PROMPT — Quote the entries below from the line with "- alpha is angular acceleration" through the line with "- Iner is moment of inertia", both ends included, and only those lines.

Stored items —
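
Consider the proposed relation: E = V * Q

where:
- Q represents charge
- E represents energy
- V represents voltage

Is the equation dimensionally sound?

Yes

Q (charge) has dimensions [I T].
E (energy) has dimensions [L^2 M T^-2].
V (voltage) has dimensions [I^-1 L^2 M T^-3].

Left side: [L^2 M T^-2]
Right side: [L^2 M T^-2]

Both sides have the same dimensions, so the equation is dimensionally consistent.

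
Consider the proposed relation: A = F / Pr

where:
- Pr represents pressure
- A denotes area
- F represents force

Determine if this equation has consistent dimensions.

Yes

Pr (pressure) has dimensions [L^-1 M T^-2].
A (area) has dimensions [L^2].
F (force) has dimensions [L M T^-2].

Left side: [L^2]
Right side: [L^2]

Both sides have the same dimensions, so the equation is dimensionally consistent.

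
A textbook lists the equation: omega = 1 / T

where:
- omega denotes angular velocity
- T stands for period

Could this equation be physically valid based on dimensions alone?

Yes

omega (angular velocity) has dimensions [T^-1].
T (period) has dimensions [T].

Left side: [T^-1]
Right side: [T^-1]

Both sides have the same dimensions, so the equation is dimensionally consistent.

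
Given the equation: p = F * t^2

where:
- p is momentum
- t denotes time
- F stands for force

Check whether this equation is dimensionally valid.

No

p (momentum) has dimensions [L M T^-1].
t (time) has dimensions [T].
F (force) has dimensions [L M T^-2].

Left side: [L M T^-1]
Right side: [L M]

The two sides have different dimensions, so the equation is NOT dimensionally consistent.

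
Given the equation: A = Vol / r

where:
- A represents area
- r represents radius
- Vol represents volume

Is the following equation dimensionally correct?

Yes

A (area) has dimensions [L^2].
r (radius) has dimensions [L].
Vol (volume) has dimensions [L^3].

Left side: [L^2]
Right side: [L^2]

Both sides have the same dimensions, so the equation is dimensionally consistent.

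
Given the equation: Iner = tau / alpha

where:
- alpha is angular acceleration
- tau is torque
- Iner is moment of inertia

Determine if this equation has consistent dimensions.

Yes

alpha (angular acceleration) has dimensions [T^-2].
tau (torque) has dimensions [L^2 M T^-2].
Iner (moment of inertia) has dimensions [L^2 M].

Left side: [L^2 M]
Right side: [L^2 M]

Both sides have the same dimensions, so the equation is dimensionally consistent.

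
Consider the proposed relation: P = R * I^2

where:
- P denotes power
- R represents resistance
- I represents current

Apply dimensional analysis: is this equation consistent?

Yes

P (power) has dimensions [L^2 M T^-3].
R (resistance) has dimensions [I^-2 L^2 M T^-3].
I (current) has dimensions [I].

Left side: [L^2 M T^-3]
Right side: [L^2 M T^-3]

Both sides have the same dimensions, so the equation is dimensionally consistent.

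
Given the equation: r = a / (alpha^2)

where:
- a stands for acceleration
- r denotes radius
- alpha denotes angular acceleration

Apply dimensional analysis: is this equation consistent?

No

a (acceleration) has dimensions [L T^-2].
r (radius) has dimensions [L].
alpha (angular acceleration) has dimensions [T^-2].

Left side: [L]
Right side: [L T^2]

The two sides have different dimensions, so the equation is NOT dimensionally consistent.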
==
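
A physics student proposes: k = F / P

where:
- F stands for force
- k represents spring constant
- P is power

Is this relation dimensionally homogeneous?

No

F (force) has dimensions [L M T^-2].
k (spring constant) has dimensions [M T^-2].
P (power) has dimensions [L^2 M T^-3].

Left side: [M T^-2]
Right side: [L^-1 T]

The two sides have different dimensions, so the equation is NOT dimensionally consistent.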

SOLUTION —
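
- alpha is angular acceleration
- tau is torque
- Iner is moment of inertia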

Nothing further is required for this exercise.